** About this task **
Return the entries in full, exactly as written.

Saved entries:
= = = = = = =

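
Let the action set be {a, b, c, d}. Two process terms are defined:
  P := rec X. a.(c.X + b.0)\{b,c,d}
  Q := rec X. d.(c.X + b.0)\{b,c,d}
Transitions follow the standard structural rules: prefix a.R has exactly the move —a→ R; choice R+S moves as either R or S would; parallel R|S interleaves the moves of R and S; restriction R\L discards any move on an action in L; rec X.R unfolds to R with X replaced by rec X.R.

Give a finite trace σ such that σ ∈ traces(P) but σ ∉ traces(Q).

a

P's transition system — 2 states:
  m0 = rec X. a.(c.X + b.0)\{b,c,d} ⊢ --a--▸ m1
  m1 = (c.(rec X. a.(c.X + b.0)\{b,c,d}) + b.0)\{b,c,d} ⊢ ∅
Q's transition system — 2 states:
  n0 = rec X. d.(c.X + b.0)\{b,c,d} ⊢ --d--▸ n1
  n1 = (c.(rec X. d.(c.X + b.0)\{b,c,d}) + b.0)\{b,c,d} ⊢ ∅
Trace ⟨a⟩ through P, begin at {m0}:
  step 1 (a): {m1}
  ✓ P
Trace ⟨a⟩ through Q, begin at {n0}:
  step 1 (a): no successor for Q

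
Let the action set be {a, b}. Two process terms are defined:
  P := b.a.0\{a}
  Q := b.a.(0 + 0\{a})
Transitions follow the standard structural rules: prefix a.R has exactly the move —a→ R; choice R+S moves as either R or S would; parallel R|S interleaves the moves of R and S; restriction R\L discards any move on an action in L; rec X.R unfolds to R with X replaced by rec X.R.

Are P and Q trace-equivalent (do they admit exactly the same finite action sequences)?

trace-equivalent

P's transition system — 3 states:
  s0 = b.a.0\{a} | =b=> s1
  s1 = a.0\{a} | =a=> s2
  s2 = 0\{a} | ·
Q's transition system — 3 states:
  t0 = b.a.(0 + 0\{a}) | =b=> t1
  t1 = a.(0 + 0\{a}) | =a=> t2
  t2 = 0 + 0\{a} | ·
Partition-refinement fixed point:
  B0 = {s0, t0}
  B1 = {s1, t1}
  B2 = {s2, t2}
s0 ∈ B0, t0 ∈ B0 → same block
Bisimilar ⇒ trace-equivalent.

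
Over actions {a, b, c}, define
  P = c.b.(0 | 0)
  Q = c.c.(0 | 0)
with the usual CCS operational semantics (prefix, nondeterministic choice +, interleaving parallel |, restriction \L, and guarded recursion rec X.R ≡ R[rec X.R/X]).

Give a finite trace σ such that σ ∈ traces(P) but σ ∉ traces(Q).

P's transition system — 3 states:
  p0 = c.b.(0 | 0) → -c-> p1
  p1 = b.(0 | 0) → -b-> p2
  p2 = 0 | 0 → ·
Q's transition system — 3 states:
  q0 = c.c.(0 | 0) → -c-> q1
  q1 = c.(0 | 0) → -c-> q2
  q2 = 0 | 0 → ·
Executing cb from P (initial set {p0}):
  [1] c ⇒ {p1}
  [2] b ⇒ {p2}
  P completes σ.
Executing cb from Q (initial set {q0}):
  [1] c ⇒ {q1}
  [2] b ⇒ ∅  — Q cannot continue

cb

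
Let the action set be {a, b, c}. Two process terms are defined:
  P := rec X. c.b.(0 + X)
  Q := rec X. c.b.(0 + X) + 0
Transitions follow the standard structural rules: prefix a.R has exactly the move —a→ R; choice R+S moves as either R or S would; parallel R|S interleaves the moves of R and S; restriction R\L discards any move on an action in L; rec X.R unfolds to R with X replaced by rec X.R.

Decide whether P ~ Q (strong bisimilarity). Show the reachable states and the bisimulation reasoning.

P ~ Q

Reachable graph of P (3 states):
  p0 = rec X. c.b.(0 + X) → --c--▸ p1
  p1 = b.(0 + (rec X. c.b.(0 + X))) → --b--▸ p2
  p2 = 0 + (rec X. c.b.(0 + X)) → --c--▸ p1
Reachable graph of Q (3 states):
  q0 = rec X. c.b.(0 + X) + 0 → --c--▸ q1
  q1 = b.(0 + (rec X. c.b.(0 + X) + 0)) → --b--▸ q2
  q2 = 0 + (rec X. c.b.(0 + X) + 0) → --c--▸ q1
Bisimilarity quotient blocks:
  B0 = {p0, p2, q0, q2}
  B1 = {p1, q1}
p0 ∈ B0, q0 ∈ B0 → same block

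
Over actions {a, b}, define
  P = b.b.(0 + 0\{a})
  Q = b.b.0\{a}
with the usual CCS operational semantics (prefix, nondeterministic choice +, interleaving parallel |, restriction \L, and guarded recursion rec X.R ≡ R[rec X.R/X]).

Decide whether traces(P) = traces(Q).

trace-equivalent

P's transition system — 3 states:
  m0 = b.b.(0 + 0\{a}) :: —b→ m1
  m1 = b.(0 + 0\{a}) :: —b→ m2
  m2 = 0 + 0\{a} :: stopped
Q's transition system — 3 states:
  n0 = b.b.0\{a} :: —b→ n1
  n1 = b.0\{a} :: —b→ n2
  n2 = 0\{a} :: stopped
Coarsest stable partition (strong bisimilarity classes):
  B0 = {m0, n0}
  B1 = {m1, n1}
  B2 = {m2, n2}
m0 ∈ B0, n0 ∈ B0 → same block
Bisimilar ⇒ trace-equivalent.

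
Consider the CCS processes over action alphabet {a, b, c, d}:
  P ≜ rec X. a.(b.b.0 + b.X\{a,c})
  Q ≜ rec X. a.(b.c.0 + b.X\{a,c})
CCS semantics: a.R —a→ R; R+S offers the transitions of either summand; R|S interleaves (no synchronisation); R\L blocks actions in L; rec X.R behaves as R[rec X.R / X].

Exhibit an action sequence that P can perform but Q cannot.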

= = = = = = =

** Exercise answer **
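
Let the action set be {a, b, c, d}. Two process terms are defined:
  P := rec X. a.(c.X + b.0)\{b,c,d}
  Q := rec X. d.(c.X + b.0)\{b,c,d}
Transitions follow the standard structural rules: prefix a.R has exactly the move —a→ R; choice R+S moves as either R or S would; parallel R|S interleaves the moves of R and S; restriction R\L discards any move on an action in L; rec X.R unfolds to R with X replaced by rec X.R.

Give a finite trace σ such that σ ∈ traces(P) but σ ∉ traces(Q).

a

P's transition system — 2 states:
  m0 = rec X. a.(c.X + b.0)\{b,c,d} ⊢ --a--▸ m1
  m1 = (c.(rec X. a.(c.X + b.0)\{b,c,d}) + b.0)\{b,c,d} ⊢ ∅
Q's transition system — 2 states:
  n0 = rec X. d.(c.X + b.0)\{b,c,d} ⊢ --d--▸ n1
  n1 = (c.(rec X. d.(c.X + b.0)\{b,c,d}) + b.0)\{b,c,d} ⊢ ∅
Trace ⟨a⟩ through P, begin at {m0}:
  step 1 (a): {m1}
  ✓ P
Trace ⟨a⟩ through Q, begin at {n0}:
  step 1 (a): no successor for Q

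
Let the action set be {a, b}. Two process terms are defined:
  P := b.a.0\{a}
  Q := b.a.(0 + 0\{a})
Transitions follow the standard structural rules: prefix a.R has exactly the move —a→ R; choice R+S moves as either R or S would; parallel R|S interleaves the moves of R and S; restriction R\L discards any move on an action in L; rec X.R unfolds to R with X replaced by rec X.R.

Are P and Q trace-equivalent (do they admit exactly the same finite action sequences)?

trace-equivalent

P's transition system — 3 states:
  s0 = b.a.0\{a} | =b=> s1
  s1 = a.0\{a} | =a=> s2
  s2 = 0\{a} | ·
Q's transition system — 3 states:
  t0 = b.a.(0 + 0\{a}) | =b=> t1
  t1 = a.(0 + 0\{a}) | =a=> t2
  t2 = 0 + 0\{a} | ·
Partition-refinement fixed point:
  B0 = {s0, t0}
  B1 = {s1, t1}
  B2 = {s2, t2}
s0 ∈ B0, t0 ∈ B0 → same block
Bisimilar ⇒ trace-equivalent.

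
Over actions {a, b, c}, define
  P = c.b.(0 | 0)
  Q = c.c.(0 | 0)
with the usual CCS operational semantics (prefix, nondeterministic choice +, interleaving parallel |, restriction \L, and guarded recursion rec X.R ≡ R[rec X.R/X]).

Give a finite trace σ such that σ ∈ traces(P) but σ ∉ traces(Q).

P's transition system — 3 states:
  p0 = c.b.(0 | 0) → -c-> p1
  p1 = b.(0 | 0) → -b-> p2
  p2 = 0 | 0 → ·
Q's transition system — 3 states:
  q0 = c.c.(0 | 0) → -c-> q1
  q1 = c.(0 | 0) → -c-> q2
  q2 = 0 | 0 → ·
Executing cb from P (initial set {p0}):
  [1] c ⇒ {p1}
  [2] b ⇒ {p2}
  P completes σ.
Executing cb from Q (initial set {q0}):
  [1] c ⇒ {q1}
  [2] b ⇒ ∅  — Q cannot continue

cb

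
Let the action set be {a, b, c}. Two process terms are defined:
  P := rec X. c.b.(0 + X)
  Q := rec X. c.b.(0 + X) + 0
Transitions follow the standard structural rules: prefix a.R has exactly the move —a→ R; choice R+S moves as either R or S would; parallel R|S interleaves the moves of R and S; restriction R\L discards any move on an action in L; rec X.R unfolds to R with X replaced by rec X.R.

Decide whether P ~ Q (strong bisimilarity). Show the reachable states and the bisimulation reasoning.

P ~ Q

Reachable graph of P (3 states):
  p0 = rec X. c.b.(0 + X) → --c--▸ p1
  p1 = b.(0 + (rec X. c.b.(0 + X))) → --b--▸ p2
  p2 = 0 + (rec X. c.b.(0 + X)) → --c--▸ p1
Reachable graph of Q (3 states):
  q0 = rec X. c.b.(0 + X) + 0 → --c--▸ q1
  q1 = b.(0 + (rec X. c.b.(0 + X) + 0)) → --b--▸ q2
  q2 = 0 + (rec X. c.b.(0 + X) + 0) → --c--▸ q1
Bisimilarity quotient blocks:
  B0 = {p0, p2, q0, q2}
  B1 = {p1, q1}
p0 ∈ B0, q0 ∈ B0 → same block

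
Over actions {a, b}, define
  P = b.b.(0 + 0\{a})
  Q = b.b.0\{a}
with the usual CCS operational semantics (prefix, nondeterministic choice +, interleaving parallel |, restriction \L, and guarded recursion rec X.R ≡ R[rec X.R/X]).

Decide whether traces(P) = traces(Q).

trace-equivalent

P's transition system — 3 states:
  m0 = b.b.(0 + 0\{a}) :: —b→ m1
  m1 = b.(0 + 0\{a}) :: —b→ m2
  m2 = 0 + 0\{a} :: stopped
Q's transition system — 3 states:
  n0 = b.b.0\{a} :: —b→ n1
  n1 = b.0\{a} :: —b→ n2
  n2 = 0\{a} :: stopped
Coarsest stable partition (strong bisimilarity classes):
  B0 = {m0, n0}
  B1 = {m1, n1}
  B2 = {m2, n2}
m0 ∈ B0, n0 ∈ B0 → same block
Bisimilar ⇒ trace-equivalent.

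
Consider the CCS processes over action alphabet {a, b, c, d}:
  P ≜ rec X. a.(b.b.0 + b.X\{a,c})
  Q ≜ rec X. a.(b.c.0 + b.X\{a,c})
CCS semantics: a.R —a→ R; R+S offers the transitions of either summand; R|S interleaves (no synchronisation); R\L blocks actions in L; rec X.R behaves as R[rec X.R / X].

Exhibit an action sequence that P can perform but Q cannot.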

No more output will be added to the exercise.